**Records for this task:**
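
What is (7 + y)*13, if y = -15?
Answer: -104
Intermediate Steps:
(7 + y)*13 = (7 - 15)*13 = -8*13 = -104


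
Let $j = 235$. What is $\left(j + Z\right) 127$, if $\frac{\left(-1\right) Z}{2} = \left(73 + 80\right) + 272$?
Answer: $-78105$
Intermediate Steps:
$Z = -850$ ($Z = - 2 \left(\left(73 + 80\right) + 272\right) = - 2 \left(153 + 272\right) = \left(-2\right) 425 = -850$)
$\left(j + Z\right) 127 = \left(235 - 850\right) 127 = \left(-615\right) 127 = -78105$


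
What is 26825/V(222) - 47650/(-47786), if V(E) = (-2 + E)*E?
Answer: 9754285/6307752 ≈ 1.5464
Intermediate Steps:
V(E) = E*(-2 + E)
26825/V(222) - 47650/(-47786) = 26825/((222*(-2 + 222))) - 47650/(-47786) = 26825/((222*220)) - 47650*(-1/47786) = 26825/48840 + 23825/23893 = 26825*(1/48840) + 23825/23893 = 145/264 + 23825/23893 = 9754285/6307752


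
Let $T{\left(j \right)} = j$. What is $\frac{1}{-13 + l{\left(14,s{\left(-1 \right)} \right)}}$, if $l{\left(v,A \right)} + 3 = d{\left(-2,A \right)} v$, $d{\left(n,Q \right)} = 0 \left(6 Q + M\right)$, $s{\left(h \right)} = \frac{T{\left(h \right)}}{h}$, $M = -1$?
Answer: $- \frac{1}{16} \approx -0.0625$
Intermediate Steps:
$s{\left(h \right)} = 1$ ($s{\left(h \right)} = \frac{h}{h} = 1$)
$d{\left(n,Q \right)} = 0$ ($d{\left(n,Q \right)} = 0 \left(6 Q - 1\right) = 0 \left(-1 + 6 Q\right) = 0$)
$l{\left(v,A \right)} = -3$ ($l{\left(v,A \right)} = -3 + 0 v = -3 + 0 = -3$)
$\frac{1}{-13 + l{\left(14,s{\left(-1 \right)} \right)}} = \frac{1}{-13 - 3} = \frac{1}{-16} = - \frac{1}{16}$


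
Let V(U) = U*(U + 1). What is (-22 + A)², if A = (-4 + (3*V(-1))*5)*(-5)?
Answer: 4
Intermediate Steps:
V(U) = U*(1 + U)
A = 20 (A = (-4 + (3*(-(1 - 1)))*5)*(-5) = (-4 + (3*(-1*0))*5)*(-5) = (-4 + (3*0)*5)*(-5) = (-4 + 0*5)*(-5) = (-4 + 0)*(-5) = -4*(-5) = 20)
(-22 + A)² = (-22 + 20)² = (-2)² = 4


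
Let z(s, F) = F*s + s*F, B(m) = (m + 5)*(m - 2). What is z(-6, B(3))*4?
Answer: -384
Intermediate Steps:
B(m) = (-2 + m)*(5 + m) (B(m) = (5 + m)*(-2 + m) = (-2 + m)*(5 + m))
z(s, F) = 2*F*s (z(s, F) = F*s + F*s = 2*F*s)
z(-6, B(3))*4 = (2*(-10 + 3² + 3*3)*(-6))*4 = (2*(-10 + 9 + 9)*(-6))*4 = (2*8*(-6))*4 = -96*4 = -384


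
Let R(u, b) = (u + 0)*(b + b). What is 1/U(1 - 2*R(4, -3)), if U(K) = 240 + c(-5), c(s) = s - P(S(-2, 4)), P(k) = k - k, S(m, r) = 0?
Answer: 1/235 ≈ 0.0042553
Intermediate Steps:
P(k) = 0
c(s) = s (c(s) = s - 1*0 = s + 0 = s)
R(u, b) = 2*b*u (R(u, b) = u*(2*b) = 2*b*u)
U(K) = 235 (U(K) = 240 - 5 = 235)
1/U(1 - 2*R(4, -3)) = 1/235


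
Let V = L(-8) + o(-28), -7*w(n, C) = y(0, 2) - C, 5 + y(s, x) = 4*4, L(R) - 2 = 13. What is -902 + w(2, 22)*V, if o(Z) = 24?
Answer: -5885/7 ≈ -840.71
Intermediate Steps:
L(R) = 15 (L(R) = 2 + 13 = 15)
y(s, x) = 11 (y(s, x) = -5 + 4*4 = -5 + 16 = 11)
w(n, C) = -11/7 + C/7 (w(n, C) = -(11 - C)/7 = -11/7 + C/7)
V = 39 (V = 15 + 24 = 39)
-902 + w(2, 22)*V = -902 + (-11/7 + (⅐)*22)*39 = -902 + (-11/7 + 22/7)*39 = -902 + (11/7)*39 = -902 + 429/7 = -5885/7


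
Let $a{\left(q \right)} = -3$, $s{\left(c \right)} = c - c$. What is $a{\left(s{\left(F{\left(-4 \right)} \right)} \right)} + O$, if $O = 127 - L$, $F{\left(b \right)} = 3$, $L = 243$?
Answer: $-119$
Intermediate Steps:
$s{\left(c \right)} = 0$
$O = -116$ ($O = 127 - 243 = -116$)
$a{\left(s{\left(F{\left(-4 \right)} \right)} \right)} + O = -3 - 116 = -119$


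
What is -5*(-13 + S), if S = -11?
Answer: 120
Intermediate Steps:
-5*(-13 + S) = -5*(-13 - 11) = -5*(-24) = 120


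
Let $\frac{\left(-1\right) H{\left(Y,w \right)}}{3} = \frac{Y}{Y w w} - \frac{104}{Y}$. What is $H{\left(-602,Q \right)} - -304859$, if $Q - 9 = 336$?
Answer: $\frac{3640673338724}{11942175} \approx 3.0486 \cdot 10^{5}$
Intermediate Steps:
$Q = 345$ ($Q = 9 + 336 = 345$)
$H{\left(Y,w \right)} = - \frac{3}{w^{2}} + \frac{312}{Y}$ ($H{\left(Y,w \right)} = - 3 \left(\frac{Y}{Y w w} - \frac{104}{Y}\right) = - 3 \left(\frac{Y}{Y w^{2}} - \frac{104}{Y}\right) = - 3 \left(Y \frac{1}{Y w^{2}} - \frac{104}{Y}\right) = - 3 \left(\frac{1}{w^{2}} - \frac{104}{Y}\right) = - \frac{3}{w^{2}} + \frac{312}{Y}$)
$H{\left(-602,Q \right)} - -304859 = \left(- \frac{3}{119025} + \frac{312}{-602}\right) - -304859 = \left(\left(-3\right) \frac{1}{119025} + 312 \left(- \frac{1}{602}\right)\right) + 304859 = \left(- \frac{1}{39675} - \frac{156}{301}\right) + 304859 = - \frac{6189601}{11942175} + 304859 = \frac{3640673338724}{11942175}$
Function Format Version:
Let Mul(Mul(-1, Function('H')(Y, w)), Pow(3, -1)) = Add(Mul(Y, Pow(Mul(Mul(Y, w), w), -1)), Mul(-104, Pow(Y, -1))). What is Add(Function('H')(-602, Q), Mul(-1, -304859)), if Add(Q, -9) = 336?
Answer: Rational(3640673338724, 11942175) ≈ 3.0486e+5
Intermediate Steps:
Q = 345 (Q = Add(9, 336) = 345)
Function('H')(Y, w) = Add(Mul(-3, Pow(w, -2)), Mul(312, Pow(Y, -1))) (Function('H')(Y, w) = Mul(-3, Add(Mul(Y, Pow(Mul(Mul(Y, w), w), -1)), Mul(-104, Pow(Y, -1)))) = Mul(-3, Add(Mul(Y, Pow(Mul(Y, Pow(w, 2)), -1)), Mul(-104, Pow(Y, -1)))) = Mul(-3, Add(Mul(Y, Mul(Pow(Y, -1), Pow(w, -2))), Mul(-104, Pow(Y, -1)))) = Mul(-3, Add(Pow(w, -2), Mul(-104, Pow(Y, -1)))) = Add(Mul(-3, Pow(w, -2)), Mul(312, Pow(Y, -1))))
Add(Function('H')(-602, Q), Mul(-1, -304859)) = Add(Add(Mul(-3, Pow(345, -2)), Mul(312, Pow(-602, -1))), Mul(-1, -304859)) = Add(Add(Mul(-3, Rational(1, 119025)), Mul(312, Rational(-1, 602))), 304859) = Add(Add(Rational(-1, 39675), Rational(-156, 301)), 304859) = Add(Rational(-6189601, 11942175), 304859) = Rational(3640673338724, 11942175)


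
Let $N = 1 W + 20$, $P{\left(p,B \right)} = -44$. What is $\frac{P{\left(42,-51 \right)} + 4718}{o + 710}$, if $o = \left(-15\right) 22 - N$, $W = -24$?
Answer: $\frac{779}{64} \approx 12.172$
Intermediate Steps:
$N = -4$ ($N = 1 \left(-24\right) + 20 = -24 + 20 = -4$)
$o = -326$ ($o = \left(-15\right) 22 - -4 = -330 + 4 = -326$)
$\frac{P{\left(42,-51 \right)} + 4718}{o + 710} = \frac{-44 + 4718}{-326 + 710} = \frac{4674}{384} = 4674 \cdot \frac{1}{384} = \frac{779}{64}$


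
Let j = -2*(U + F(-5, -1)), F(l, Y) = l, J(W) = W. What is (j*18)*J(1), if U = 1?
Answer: 144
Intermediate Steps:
j = 8 (j = -2*(1 - 5) = -2*(-4) = 8)
(j*18)*J(1) = (8*18)*1 = 144*1 = 144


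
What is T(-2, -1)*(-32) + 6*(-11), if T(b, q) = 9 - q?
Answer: -386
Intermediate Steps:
T(-2, -1)*(-32) + 6*(-11) = (9 - 1*(-1))*(-32) + 6*(-11) = (9 + 1)*(-32) - 66 = 10*(-32) - 66 = -320 - 66 = -386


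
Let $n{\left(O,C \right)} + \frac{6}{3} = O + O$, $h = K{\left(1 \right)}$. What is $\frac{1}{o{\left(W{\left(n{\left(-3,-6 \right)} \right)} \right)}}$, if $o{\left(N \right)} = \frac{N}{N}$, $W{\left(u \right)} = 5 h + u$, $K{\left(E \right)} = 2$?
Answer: $1$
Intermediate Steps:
$h = 2$
$n{\left(O,C \right)} = -2 + 2 O$ ($n{\left(O,C \right)} = -2 + \left(O + O\right) = -2 + 2 O$)
$W{\left(u \right)} = 10 + u$ ($W{\left(u \right)} = 5 \cdot 2 + u = 10 + u$)
$o{\left(N \right)} = 1$
$\frac{1}{o{\left(W{\left(n{\left(-3,-6 \right)} \right)} \right)}} = 1^{-1} = 1$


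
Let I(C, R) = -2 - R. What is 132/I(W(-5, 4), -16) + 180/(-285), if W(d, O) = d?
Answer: 1170/133 ≈ 8.7970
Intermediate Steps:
132/I(W(-5, 4), -16) + 180/(-285) = 132/(-2 - 1*(-16)) + 180/(-285) = 132/(-2 + 16) + 180*(-1/285) = 132/14 - 12/19 = 132*(1/14) - 12/19 = 66/7 - 12/19 = 1170/133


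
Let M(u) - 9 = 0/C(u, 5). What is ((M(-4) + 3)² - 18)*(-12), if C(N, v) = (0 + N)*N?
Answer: -1512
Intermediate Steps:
C(N, v) = N² (C(N, v) = N*N = N²)
M(u) = 9 (M(u) = 9 + 0/(u²) = 9 + 0/u² = 9 + 0 = 9)
((M(-4) + 3)² - 18)*(-12) = ((9 + 3)² - 18)*(-12) = (12² - 18)*(-12) = (144 - 18)*(-12) = 126*(-12) = -1512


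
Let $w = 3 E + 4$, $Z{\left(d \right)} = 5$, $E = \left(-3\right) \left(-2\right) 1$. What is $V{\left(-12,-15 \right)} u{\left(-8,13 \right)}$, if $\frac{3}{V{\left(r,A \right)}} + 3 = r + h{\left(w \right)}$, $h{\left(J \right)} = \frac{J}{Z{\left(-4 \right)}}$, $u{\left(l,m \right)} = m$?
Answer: $- \frac{195}{53} \approx -3.6792$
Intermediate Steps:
$E = 6$ ($E = 6 \cdot 1 = 6$)
$w = 22$ ($w = 3 \cdot 6 + 4 = 18 + 4 = 22$)
$h{\left(J \right)} = \frac{J}{5}$
$V{\left(r,A \right)} = \frac{3}{\frac{7}{5} + r}$ ($V{\left(r,A \right)} = \frac{3}{-3 + \left(r + \frac{1}{5} \cdot 22\right)} = \frac{3}{-3 + \left(r + \frac{22}{5}\right)} = \frac{3}{-3 + \left(\frac{22}{5} + r\right)} = \frac{3}{\frac{7}{5} + r}$)
$V{\left(-12,-15 \right)} u{\left(-8,13 \right)} = \frac{15}{7 + 5 \left(-12\right)} 13 = \frac{15}{7 - 60} \cdot 13 = \frac{15}{-53} \cdot 13 = 15 \left(- \frac{1}{53}\right) 13 = \left(- \frac{15}{53}\right) 13 = - \frac{195}{53}$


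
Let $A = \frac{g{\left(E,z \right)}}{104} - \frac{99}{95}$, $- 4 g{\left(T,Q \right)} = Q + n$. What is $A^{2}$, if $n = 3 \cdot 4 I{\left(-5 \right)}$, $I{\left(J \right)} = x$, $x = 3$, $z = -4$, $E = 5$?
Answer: $\frac{1909924}{1525225} \approx 1.2522$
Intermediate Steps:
$I{\left(J \right)} = 3$
$n = 36$ ($n = 3 \cdot 4 \cdot 3 = 12 \cdot 3 = 36$)
$g{\left(T,Q \right)} = -9 - \frac{Q}{4}$ ($g{\left(T,Q \right)} = - \frac{Q + 36}{4} = - \frac{36 + Q}{4} = -9 - \frac{Q}{4}$)
$A = - \frac{1382}{1235}$ ($A = \frac{-9 - -1}{104} - \frac{99}{95} = \left(-9 + 1\right) \frac{1}{104} - \frac{99}{95} = \left(-8\right) \frac{1}{104} - \frac{99}{95} = - \frac{1}{13} - \frac{99}{95} = - \frac{1382}{1235} \approx -1.119$)
$A^{2} = \left(- \frac{1382}{1235}\right)^{2} = \frac{1909924}{1525225}$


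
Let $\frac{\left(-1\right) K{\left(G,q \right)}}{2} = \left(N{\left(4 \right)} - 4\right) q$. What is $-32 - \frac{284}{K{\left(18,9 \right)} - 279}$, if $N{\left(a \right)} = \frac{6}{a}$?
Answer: $- \frac{3602}{117} \approx -30.786$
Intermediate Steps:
$K{\left(G,q \right)} = 5 q$ ($K{\left(G,q \right)} = - 2 \left(\frac{6}{4} - 4\right) q = - 2 \left(6 \cdot \frac{1}{4} - 4\right) q = - 2 \left(\frac{3}{2} - 4\right) q = - 2 \left(- \frac{5 q}{2}\right) = 5 q$)
$-32 - \frac{284}{K{\left(18,9 \right)} - 279} = -32 - \frac{284}{5 \cdot 9 - 279} = -32 - \frac{284}{45 - 279} = -32 - \frac{284}{-234} = -32 - - \frac{142}{117} = -32 + \frac{142}{117} = - \frac{3602}{117}$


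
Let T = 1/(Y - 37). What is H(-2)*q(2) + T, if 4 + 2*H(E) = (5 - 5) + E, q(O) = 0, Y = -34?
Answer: -1/71 ≈ -0.014085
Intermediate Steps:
T = -1/71 (T = 1/(-34 - 37) = 1/(-71) = -1/71 ≈ -0.014085)
H(E) = -2 + E/2 (H(E) = -2 + ((5 - 5) + E)/2 = -2 + (0 + E)/2 = -2 + E/2)
H(-2)*q(2) + T = (-2 + (½)*(-2))*0 - 1/71 = (-2 - 1)*0 - 1/71 = -3*0 - 1/71 = 0 - 1/71 = -1/71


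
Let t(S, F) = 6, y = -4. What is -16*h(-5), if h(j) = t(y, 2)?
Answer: -96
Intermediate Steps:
h(j) = 6
-16*h(-5) = -16*6 = -96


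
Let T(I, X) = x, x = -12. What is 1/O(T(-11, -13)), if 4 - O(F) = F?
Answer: 1/16 ≈ 0.062500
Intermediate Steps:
T(I, X) = -12
O(F) = 4 - F
1/O(T(-11, -13)) = 1/(4 - 1*(-12)) = 1/(4 + 12) = 1/16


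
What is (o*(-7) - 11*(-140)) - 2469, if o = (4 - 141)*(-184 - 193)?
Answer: -362472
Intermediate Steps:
o = 51649 (o = -137*(-377) = 51649)
(o*(-7) - 11*(-140)) - 2469 = (51649*(-7) - 11*(-140)) - 2469 = (-361543 + 1540) - 2469 = -360003 - 2469 = -362472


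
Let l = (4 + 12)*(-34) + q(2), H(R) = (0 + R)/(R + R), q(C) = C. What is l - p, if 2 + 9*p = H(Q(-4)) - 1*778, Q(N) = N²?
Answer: -8197/18 ≈ -455.39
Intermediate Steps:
H(R) = ½ (H(R) = R/((2*R)) = R*(1/(2*R)) = ½)
p = -1559/18 (p = -2/9 + (½ - 1*778)/9 = -2/9 + (½ - 778)/9 = -2/9 + (⅑)*(-1555/2) = -2/9 - 1555/18 = -1559/18 ≈ -86.611)
l = -542 (l = (4 + 12)*(-34) + 2 = 16*(-34) + 2 = -544 + 2 = -542)
l - p = -542 - 1*(-1559/18) = -542 + 1559/18 = -8197/18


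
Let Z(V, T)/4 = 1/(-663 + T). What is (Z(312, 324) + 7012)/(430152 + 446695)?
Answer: 2377064/297251133 ≈ 0.0079968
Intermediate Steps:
Z(V, T) = 4/(-663 + T)
(Z(312, 324) + 7012)/(430152 + 446695) = (4/(-663 + 324) + 7012)/(430152 + 446695) = (4/(-339) + 7012)/876847 = (4*(-1/339) + 7012)*(1/876847) = (-4/339 + 7012)*(1/876847) = (2377064/339)*(1/876847) = 2377064/297251133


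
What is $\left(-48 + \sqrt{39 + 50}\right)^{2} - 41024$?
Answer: $-41024 + \left(48 - \sqrt{89}\right)^{2} \approx -39537.0$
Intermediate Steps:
$\left(-48 + \sqrt{39 + 50}\right)^{2} - 41024 = \left(-48 + \sqrt{89}\right)^{2} - 41024 = -41024 + \left(-48 + \sqrt{89}\right)^{2}$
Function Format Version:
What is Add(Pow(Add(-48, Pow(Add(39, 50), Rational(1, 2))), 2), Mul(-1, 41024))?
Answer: Add(-41024, Pow(Add(48, Mul(-1, Pow(89, Rational(1, 2)))), 2)) ≈ -39537.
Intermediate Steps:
Add(Pow(Add(-48, Pow(Add(39, 50), Rational(1, 2))), 2), Mul(-1, 41024)) = Add(Pow(Add(-48, Pow(89, Rational(1, 2))), 2), -41024) = Add(-41024, Pow(Add(-48, Pow(89, Rational(1, 2))), 2))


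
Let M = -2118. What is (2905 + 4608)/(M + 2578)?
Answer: 7513/460 ≈ 16.333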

**What you are asked to do:** All lines above from the one with "Let Mul(Mul(-1, Function('H')(Y, w)), Pow(3, -1))" to the one with "Answer: -386", inclusive, should be copied exactly, and no other lines.

**Reply:**
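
Let Mul(Mul(-1, Function('H')(Y, w)), Pow(3, -1)) = Add(Mul(Y, Pow(Mul(Mul(Y, w), w), -1)), Mul(-104, Pow(Y, -1))). What is Add(Function('H')(-602, Q), Mul(-1, -304859)), if Add(Q, -9) = 336?
Answer: Rational(3640673338724, 11942175) ≈ 3.0486e+5
Intermediate Steps:
Q = 345 (Q = Add(9, 336) = 345)
Function('H')(Y, w) = Add(Mul(-3, Pow(w, -2)), Mul(312, Pow(Y, -1))) (Function('H')(Y, w) = Mul(-3, Add(Mul(Y, Pow(Mul(Mul(Y, w), w), -1)), Mul(-104, Pow(Y, -1)))) = Mul(-3, Add(Mul(Y, Pow(Mul(Y, Pow(w, 2)), -1)), Mul(-104, Pow(Y, -1)))) = Mul(-3, Add(Mul(Y, Mul(Pow(Y, -1), Pow(w, -2))), Mul(-104, Pow(Y, -1)))) = Mul(-3, Add(Pow(w, -2), Mul(-104, Pow(Y, -1)))) = Add(Mul(-3, Pow(w, -2)), Mul(312, Pow(Y, -1))))
Add(Function('H')(-602, Q), Mul(-1, -304859)) = Add(Add(Mul(-3, Pow(345, -2)), Mul(312, Pow(-602, -1))), Mul(-1, -304859)) = Add(Add(Mul(-3, Rational(1, 119025)), Mul(312, Rational(-1, 602))), 304859) = Add(Add(Rational(-1, 39675), Rational(-156, 301)), 304859) = Add(Rational(-6189601, 11942175), 304859) = Rational(3640673338724, 11942175)


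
Let $N = 1 W + 20$, $P{\left(p,B \right)} = -44$. What is $\frac{P{\left(42,-51 \right)} + 4718}{o + 710}$, if $o = \left(-15\right) 22 - N$, $W = -24$?
Answer: $\frac{779}{64} \approx 12.172$
Intermediate Steps:
$N = -4$ ($N = 1 \left(-24\right) + 20 = -24 + 20 = -4$)
$o = -326$ ($o = \left(-15\right) 22 - -4 = -330 + 4 = -326$)
$\frac{P{\left(42,-51 \right)} + 4718}{o + 710} = \frac{-44 + 4718}{-326 + 710} = \frac{4674}{384} = 4674 \cdot \frac{1}{384} = \frac{779}{64}$


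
Let j = -2*(U + F(-5, -1)), F(l, Y) = l, J(W) = W. What is (j*18)*J(1), if U = 1?
Answer: 144
Intermediate Steps:
j = 8 (j = -2*(1 - 5) = -2*(-4) = 8)
(j*18)*J(1) = (8*18)*1 = 144*1 = 144


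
What is T(-2, -1)*(-32) + 6*(-11), if T(b, q) = 9 - q?
Answer: -386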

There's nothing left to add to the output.